- _REQUIREMENT_
If a line in the data below holds the word "symmetric", copy it.

[Records from a data source]
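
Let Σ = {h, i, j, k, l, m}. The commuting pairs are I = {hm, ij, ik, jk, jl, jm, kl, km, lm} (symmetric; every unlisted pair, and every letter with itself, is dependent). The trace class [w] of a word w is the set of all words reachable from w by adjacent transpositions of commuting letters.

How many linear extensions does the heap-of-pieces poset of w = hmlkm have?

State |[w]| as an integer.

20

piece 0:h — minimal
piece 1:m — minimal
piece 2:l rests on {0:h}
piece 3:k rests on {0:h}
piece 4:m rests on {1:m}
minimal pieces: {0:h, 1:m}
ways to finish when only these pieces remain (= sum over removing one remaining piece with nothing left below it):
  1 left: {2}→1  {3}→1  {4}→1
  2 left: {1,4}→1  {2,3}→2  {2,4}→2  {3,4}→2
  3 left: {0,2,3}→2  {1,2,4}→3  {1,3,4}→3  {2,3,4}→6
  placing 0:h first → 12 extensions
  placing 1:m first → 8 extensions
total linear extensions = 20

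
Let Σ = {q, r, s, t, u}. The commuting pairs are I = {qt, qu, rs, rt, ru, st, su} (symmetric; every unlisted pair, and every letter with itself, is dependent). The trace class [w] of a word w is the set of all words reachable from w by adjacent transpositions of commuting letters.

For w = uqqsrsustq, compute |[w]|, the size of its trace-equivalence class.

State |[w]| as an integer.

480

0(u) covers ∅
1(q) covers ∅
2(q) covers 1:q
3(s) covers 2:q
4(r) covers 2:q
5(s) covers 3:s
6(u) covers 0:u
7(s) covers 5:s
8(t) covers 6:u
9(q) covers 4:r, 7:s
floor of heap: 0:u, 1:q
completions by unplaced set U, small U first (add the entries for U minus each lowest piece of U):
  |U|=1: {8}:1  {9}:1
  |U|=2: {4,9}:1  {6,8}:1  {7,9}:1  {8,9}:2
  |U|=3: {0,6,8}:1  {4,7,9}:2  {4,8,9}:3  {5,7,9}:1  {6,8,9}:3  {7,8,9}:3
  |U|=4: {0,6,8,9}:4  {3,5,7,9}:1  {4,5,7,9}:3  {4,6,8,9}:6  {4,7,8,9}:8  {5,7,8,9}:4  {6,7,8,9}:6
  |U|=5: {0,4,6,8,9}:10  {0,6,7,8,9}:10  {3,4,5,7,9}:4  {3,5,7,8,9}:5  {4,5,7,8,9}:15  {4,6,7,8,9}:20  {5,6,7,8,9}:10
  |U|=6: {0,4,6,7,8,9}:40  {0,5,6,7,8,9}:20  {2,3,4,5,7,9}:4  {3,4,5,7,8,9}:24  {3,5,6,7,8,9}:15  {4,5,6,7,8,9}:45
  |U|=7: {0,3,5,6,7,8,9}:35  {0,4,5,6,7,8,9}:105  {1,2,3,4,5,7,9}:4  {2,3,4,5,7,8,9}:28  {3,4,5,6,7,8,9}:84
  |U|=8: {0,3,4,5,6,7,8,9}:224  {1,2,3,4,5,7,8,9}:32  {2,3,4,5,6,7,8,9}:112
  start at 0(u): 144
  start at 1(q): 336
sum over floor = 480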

* * *

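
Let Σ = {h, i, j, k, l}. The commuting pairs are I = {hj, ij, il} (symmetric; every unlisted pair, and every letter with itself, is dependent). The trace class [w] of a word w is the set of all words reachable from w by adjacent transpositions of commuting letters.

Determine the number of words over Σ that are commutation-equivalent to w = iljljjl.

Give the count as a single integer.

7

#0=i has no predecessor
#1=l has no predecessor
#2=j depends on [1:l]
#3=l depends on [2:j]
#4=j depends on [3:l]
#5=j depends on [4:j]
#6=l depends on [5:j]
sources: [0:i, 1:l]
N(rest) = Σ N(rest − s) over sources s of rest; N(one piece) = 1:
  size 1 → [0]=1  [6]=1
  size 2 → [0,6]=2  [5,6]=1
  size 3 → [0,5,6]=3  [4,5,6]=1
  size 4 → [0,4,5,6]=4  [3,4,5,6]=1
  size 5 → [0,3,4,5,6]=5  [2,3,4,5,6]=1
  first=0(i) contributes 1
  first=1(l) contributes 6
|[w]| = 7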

- _ANSWER BOX_
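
Let Σ = {h, i, j, k, l, m}. The commuting pairs are I = {hm, ij, ik, jk, jl, jm, kl, km, lm} (symmetric; every unlisted pair, and every letter with itself, is dependent). The trace class [w] of a word w is the set of all words reachable from w by adjacent transpositions of commuting letters.
Let Σ = {q, r, s, t, u}. The commuting pairs are I = {qt, qu, rs, rt, ru, st, su} (symmetric; every unlisted pair, and every letter with itself, is dependent). The trace class [w] of a word w is the set of all words reachable from w by adjacent transpositions of commuting letters.
Let Σ = {h, i, j, k, l}. The commuting pairs are I = {hj, ij, il} (symmetric; every unlisted pair, and every letter with itself, is dependent). The trace class [w] of a word w is the set of all words reachable from w by adjacent transpositions of commuting letters.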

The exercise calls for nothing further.